Task statement:
Transcribe only the lines of the listing below from the one holding "(1) (exactly one" through the one holding "Does the rule evaluate to honored or refused?", inclusive, without any change.

------ Supplied entries ------

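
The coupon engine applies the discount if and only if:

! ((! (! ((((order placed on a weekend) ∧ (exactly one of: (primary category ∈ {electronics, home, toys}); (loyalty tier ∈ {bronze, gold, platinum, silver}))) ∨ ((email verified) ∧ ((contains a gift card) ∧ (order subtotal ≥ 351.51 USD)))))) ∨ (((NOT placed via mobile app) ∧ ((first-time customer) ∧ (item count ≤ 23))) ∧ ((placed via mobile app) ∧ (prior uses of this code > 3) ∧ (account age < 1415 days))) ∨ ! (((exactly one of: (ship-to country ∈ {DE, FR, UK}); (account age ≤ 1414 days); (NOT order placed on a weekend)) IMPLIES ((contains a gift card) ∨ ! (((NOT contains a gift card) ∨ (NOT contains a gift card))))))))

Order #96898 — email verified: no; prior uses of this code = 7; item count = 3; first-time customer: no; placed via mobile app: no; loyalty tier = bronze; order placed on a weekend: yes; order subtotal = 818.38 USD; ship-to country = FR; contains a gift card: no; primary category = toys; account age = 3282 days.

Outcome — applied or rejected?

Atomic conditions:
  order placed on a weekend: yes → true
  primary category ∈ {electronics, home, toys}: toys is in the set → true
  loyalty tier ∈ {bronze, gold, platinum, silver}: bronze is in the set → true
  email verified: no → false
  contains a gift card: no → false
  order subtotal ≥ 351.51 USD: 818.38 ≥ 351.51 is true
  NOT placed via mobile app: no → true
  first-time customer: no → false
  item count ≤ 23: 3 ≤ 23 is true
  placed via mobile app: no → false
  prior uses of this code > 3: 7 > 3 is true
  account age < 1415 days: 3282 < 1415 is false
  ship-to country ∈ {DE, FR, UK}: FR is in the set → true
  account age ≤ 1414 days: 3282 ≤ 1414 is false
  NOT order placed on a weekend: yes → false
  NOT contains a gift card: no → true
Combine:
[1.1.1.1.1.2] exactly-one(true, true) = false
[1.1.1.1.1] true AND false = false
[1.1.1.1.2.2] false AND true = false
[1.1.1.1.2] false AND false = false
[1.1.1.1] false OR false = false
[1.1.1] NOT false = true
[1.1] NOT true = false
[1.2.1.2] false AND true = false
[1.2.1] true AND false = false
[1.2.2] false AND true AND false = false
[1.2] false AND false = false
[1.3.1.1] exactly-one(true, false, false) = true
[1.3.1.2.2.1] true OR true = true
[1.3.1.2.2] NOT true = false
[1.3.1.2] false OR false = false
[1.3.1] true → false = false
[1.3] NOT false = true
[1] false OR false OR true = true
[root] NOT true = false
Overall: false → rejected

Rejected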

------
------ Supplied entries ------

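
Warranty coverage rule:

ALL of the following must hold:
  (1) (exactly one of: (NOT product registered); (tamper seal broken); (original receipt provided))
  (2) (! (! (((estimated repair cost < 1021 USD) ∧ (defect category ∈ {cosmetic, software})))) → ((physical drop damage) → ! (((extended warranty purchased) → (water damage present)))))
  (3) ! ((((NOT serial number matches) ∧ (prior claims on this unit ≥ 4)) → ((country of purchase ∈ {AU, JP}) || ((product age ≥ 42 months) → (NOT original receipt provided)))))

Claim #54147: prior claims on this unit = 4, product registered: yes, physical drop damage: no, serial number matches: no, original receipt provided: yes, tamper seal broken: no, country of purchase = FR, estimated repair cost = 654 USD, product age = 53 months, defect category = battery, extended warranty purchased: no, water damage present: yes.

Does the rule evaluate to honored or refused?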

------

Result of this task:
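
  (1) (exactly one of: (NOT product registered); (tamper seal broken); (original receipt provided))
  (2) (! (! (((estimated repair cost < 1021 USD) ∧ (defect category ∈ {cosmetic, software})))) → ((physical drop damage) → ! (((extended warranty purchased) → (water damage present)))))
  (3) ! ((((NOT serial number matches) ∧ (prior claims on this unit ≥ 4)) → ((country of purchase ∈ {AU, JP}) || ((product age ≥ 42 months) → (NOT original receipt provided)))))

Claim #54147: prior claims on this unit = 4, product registered: yes, physical drop damage: no, serial number matches: no, original receipt provided: yes, tamper seal broken: no, country of purchase = FR, estimated repair cost = 654 USD, product age = 53 months, defect category = battery, extended warranty purchased: no, water damage present: yes.

Does the rule evaluate to honored or refused?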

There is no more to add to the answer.